Reproduce exactly the lines from the top of the records below through the line holding "- Continuation bit = 0".

- Supplied entries -
►

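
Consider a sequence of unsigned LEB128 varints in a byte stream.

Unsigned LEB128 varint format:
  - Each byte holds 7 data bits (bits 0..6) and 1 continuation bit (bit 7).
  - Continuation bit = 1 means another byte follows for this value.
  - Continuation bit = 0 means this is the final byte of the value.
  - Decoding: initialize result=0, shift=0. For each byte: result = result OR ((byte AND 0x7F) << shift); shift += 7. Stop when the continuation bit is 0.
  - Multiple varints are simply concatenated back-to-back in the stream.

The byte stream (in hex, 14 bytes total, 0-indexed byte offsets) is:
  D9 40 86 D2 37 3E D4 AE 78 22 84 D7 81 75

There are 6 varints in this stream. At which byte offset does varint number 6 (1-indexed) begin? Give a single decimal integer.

Answer: 10

Derivation:
  byte[0]=0xD9 cont=1 payload=0x59=89: acc |= 89<<0 -> acc=89 shift=7
  byte[1]=0x40 cont=0 payload=0x40=64: acc |= 64<<7 -> acc=8281 shift=14 [end]
Varint 1: bytes[0:2] = D9 40 -> value 8281 (2 byte(s))
  byte[2]=0x86 cont=1 payload=0x06=6: acc |= 6<<0 -> acc=6 shift=7
  byte[3]=0xD2 cont=1 payload=0x52=82: acc |= 82<<7 -> acc=10502 shift=14
  byte[4]=0x37 cont=0 payload=0x37=55: acc |= 55<<14 -> acc=911622 shift=21 [end]
Varint 2: bytes[2:5] = 86 D2 37 -> value 911622 (3 byte(s))
  byte[5]=0x3E cont=0 payload=0x3E=62: acc |= 62<<0 -> acc=62 shift=7 [end]
Varint 3: bytes[5:6] = 3E -> value 62 (1 byte(s))
  byte[6]=0xD4 cont=1 payload=0x54=84: acc |= 84<<0 -> acc=84 shift=7
  byte[7]=0xAE cont=1 payload=0x2E=46: acc |= 46<<7 -> acc=5972 shift=14
  byte[8]=0x78 cont=0 payload=0x78=120: acc |= 120<<14 -> acc=1972052 shift=21 [end]
Varint 4: bytes[6:9] = D4 AE 78 -> value 1972052 (3 byte(s))
  byte[9]=0x22 cont=0 payload=0x22=34: acc |= 34<<0 -> acc=34 shift=7 [end]
Varint 5: bytes[9:10] = 22 -> value 34 (1 byte(s))
  byte[10]=0x84 cont=1 payload=0x04=4: acc |= 4<<0 -> acc=4 shift=7
  byte[11]=0xD7 cont=1 payload=0x57=87: acc |= 87<<7 -> acc=11140 shift=14
  byte[12]=0x81 cont=1 payload=0x01=1: acc |= 1<<14 -> acc=27524 shift=21
  byte[13]=0x75 cont=0 payload=0x75=117: acc |= 117<<21 -> acc=245394308 shift=28 [end]
Varint 6: bytes[10:14] = 84 D7 81 75 -> value 245394308 (4 byte(s))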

◄

- Solution to the exercise -
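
Consider a sequence of unsigned LEB128 varints in a byte stream.

Unsigned LEB128 varint format:
  - Each byte holds 7 data bits (bits 0..6) and 1 continuation bit (bit 7).
  - Continuation bit = 1 means another byte follows for this value.
  - Continuation bit = 0 means this is the final byte of the value.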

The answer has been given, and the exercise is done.